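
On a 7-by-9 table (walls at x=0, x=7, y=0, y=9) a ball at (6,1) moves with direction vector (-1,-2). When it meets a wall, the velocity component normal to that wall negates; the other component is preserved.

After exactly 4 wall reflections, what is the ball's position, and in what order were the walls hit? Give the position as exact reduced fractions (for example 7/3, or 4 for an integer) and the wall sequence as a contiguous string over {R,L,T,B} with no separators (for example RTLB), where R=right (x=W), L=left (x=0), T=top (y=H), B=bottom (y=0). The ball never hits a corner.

Final position: (7/2,0)
Wall sequence: BTLB

1. t=1/2 → B at (11/2,0); v=(-1,2)
2. t=9/2 → T at (1,9); v=(-1,-2)
3. t=1 → L at (0,7); v=(1,-2)
4. t=7/2 → B at (7/2,0); v=(1,2)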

EXERCISE PROMPT: Once you have read the records above, set each one down again exactly.

OUTPUT:
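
On a 7-by-9 table (walls at x=0, x=7, y=0, y=9) a ball at (6,1) moves with direction vector (-1,-2). When it meets a wall, the velocity component normal to that wall negates; the other component is preserved.

After exactly 4 wall reflections, what is the ball's position, and in what order were the walls hit? Give the position as exact reduced fractions (for example 7/3, or 4 for an integer) and the wall sequence as a contiguous string over {R,L,T,B} with no separators (for example RTLB), where R=right (x=W), L=left (x=0), T=top (y=H), B=bottom (y=0). The ball never hits a corner.

Final position: (7/2,0)
Wall sequence: BTLB

1. t=1/2 → B at (11/2,0); v=(-1,2)
2. t=9/2 → T at (1,9); v=(-1,-2)
3. t=1 → L at (0,7); v=(1,-2)
4. t=7/2 → B at (7/2,0); v=(1,2)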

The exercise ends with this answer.